## Task item
Every line below from the one containing "26 | 77.5 |" through the one containing "71.8), (23, 77.3)." must be transcribed exactly. Omit all lines outside that stretch.

## Stored data entries
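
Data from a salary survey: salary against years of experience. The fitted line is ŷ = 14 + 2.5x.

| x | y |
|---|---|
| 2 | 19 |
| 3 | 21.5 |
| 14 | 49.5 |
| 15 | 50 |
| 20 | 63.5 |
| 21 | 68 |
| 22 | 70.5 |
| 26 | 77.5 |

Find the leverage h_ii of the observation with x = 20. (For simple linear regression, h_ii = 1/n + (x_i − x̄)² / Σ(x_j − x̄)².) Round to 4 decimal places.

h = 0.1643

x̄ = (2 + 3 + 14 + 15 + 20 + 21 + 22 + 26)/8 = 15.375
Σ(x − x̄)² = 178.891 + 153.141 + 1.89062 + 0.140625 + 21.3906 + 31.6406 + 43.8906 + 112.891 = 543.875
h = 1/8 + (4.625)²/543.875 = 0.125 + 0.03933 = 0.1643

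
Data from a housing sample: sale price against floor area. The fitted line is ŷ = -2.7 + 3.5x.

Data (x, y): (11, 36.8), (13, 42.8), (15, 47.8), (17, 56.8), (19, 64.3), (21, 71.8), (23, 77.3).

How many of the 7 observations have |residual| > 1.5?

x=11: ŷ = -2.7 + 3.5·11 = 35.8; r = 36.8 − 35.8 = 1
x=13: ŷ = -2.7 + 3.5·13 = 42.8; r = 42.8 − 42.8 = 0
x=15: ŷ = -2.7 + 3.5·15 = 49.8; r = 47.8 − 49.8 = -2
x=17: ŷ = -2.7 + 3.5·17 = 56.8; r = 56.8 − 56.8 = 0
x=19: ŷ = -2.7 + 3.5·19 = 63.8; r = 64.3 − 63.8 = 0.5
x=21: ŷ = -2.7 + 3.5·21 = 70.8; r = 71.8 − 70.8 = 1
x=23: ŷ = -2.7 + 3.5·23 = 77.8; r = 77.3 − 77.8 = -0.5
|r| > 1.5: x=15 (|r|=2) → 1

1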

## Task response
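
| 26 | 77.5 |

Find the leverage h_ii of the observation with x = 20. (For simple linear regression, h_ii = 1/n + (x_i − x̄)² / Σ(x_j − x̄)².) Round to 4 decimal places.

h = 0.1643

x̄ = (2 + 3 + 14 + 15 + 20 + 21 + 22 + 26)/8 = 15.375
Σ(x − x̄)² = 178.891 + 153.141 + 1.89062 + 0.140625 + 21.3906 + 31.6406 + 43.8906 + 112.891 = 543.875
h = 1/8 + (4.625)²/543.875 = 0.125 + 0.03933 = 0.1643

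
Data from a housing sample: sale price against floor area. The fitted line is ŷ = -2.7 + 3.5x.

Data (x, y): (11, 36.8), (13, 42.8), (15, 47.8), (17, 56.8), (19, 64.3), (21, 71.8), (23, 77.3).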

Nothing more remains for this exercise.